*** Block opens ***

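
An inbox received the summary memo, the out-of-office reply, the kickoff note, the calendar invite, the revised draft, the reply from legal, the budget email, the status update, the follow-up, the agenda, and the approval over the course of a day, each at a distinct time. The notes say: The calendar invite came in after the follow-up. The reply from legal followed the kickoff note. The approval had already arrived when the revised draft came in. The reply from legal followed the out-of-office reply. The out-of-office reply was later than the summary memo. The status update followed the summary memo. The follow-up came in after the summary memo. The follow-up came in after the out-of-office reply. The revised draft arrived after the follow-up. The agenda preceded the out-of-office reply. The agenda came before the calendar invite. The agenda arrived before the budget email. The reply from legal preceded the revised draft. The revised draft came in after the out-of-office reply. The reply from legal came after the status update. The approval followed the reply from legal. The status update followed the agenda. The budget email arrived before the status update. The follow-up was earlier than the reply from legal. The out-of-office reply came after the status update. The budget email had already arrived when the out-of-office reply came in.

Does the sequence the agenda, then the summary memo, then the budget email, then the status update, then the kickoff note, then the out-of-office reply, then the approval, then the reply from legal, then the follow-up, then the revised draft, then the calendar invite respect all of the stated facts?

no

The constraints require the reply from legal before the approval, but in the proposed sequence the approval appears ahead of the reply from legal. That one violation is enough.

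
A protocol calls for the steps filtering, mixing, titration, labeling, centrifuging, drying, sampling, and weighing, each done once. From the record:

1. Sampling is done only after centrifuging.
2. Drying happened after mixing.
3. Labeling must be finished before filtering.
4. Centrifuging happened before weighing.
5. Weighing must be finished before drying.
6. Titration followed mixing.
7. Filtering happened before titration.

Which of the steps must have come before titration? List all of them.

Directly stated before titration: filtering and mixing.
Labeling reaches titration via labeling → filtering → titration.

filtering, labeling, mixing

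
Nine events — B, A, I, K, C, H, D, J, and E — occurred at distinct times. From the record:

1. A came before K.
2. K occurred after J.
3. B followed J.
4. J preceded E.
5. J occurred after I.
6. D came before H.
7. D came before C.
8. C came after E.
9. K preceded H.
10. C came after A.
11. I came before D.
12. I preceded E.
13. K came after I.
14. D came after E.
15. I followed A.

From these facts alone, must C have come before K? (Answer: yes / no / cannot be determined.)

No chain of stated constraints runs from C to K, and none runs from K to C either.
So the relative order of C and K is not fixed by the given facts.

cannot be determined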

*** Block closes ***

Exercise aim: Give again only the lines of the material above that run from the one with "5. Weighing must be finished before drying." through the end, both included, exactly as they appear.

Answer for the task:
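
5. Weighing must be finished before drying.
6. Titration followed mixing.
7. Filtering happened before titration.

Which of the steps must have come before titration? List all of them.

Directly stated before titration: filtering and mixing.
Labeling reaches titration via labeling → filtering → titration.

filtering, labeling, mixing

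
Nine events — B, A, I, K, C, H, D, J, and E — occurred at distinct times. From the record:

1. A came before K.
2. K occurred after J.
3. B followed J.
4. J preceded E.
5. J occurred after I.
6. D came before H.
7. D came before C.
8. C came after E.
9. K preceded H.
10. C came after A.
11. I came before D.
12. I preceded E.
13. K came after I.
14. D came after E.
15. I followed A.

From these facts alone, must C have come before K? (Answer: yes / no / cannot be determined.)

No chain of stated constraints runs from C to K, and none runs from K to C either.
So the relative order of C and K is not fixed by the given facts.

cannot be determined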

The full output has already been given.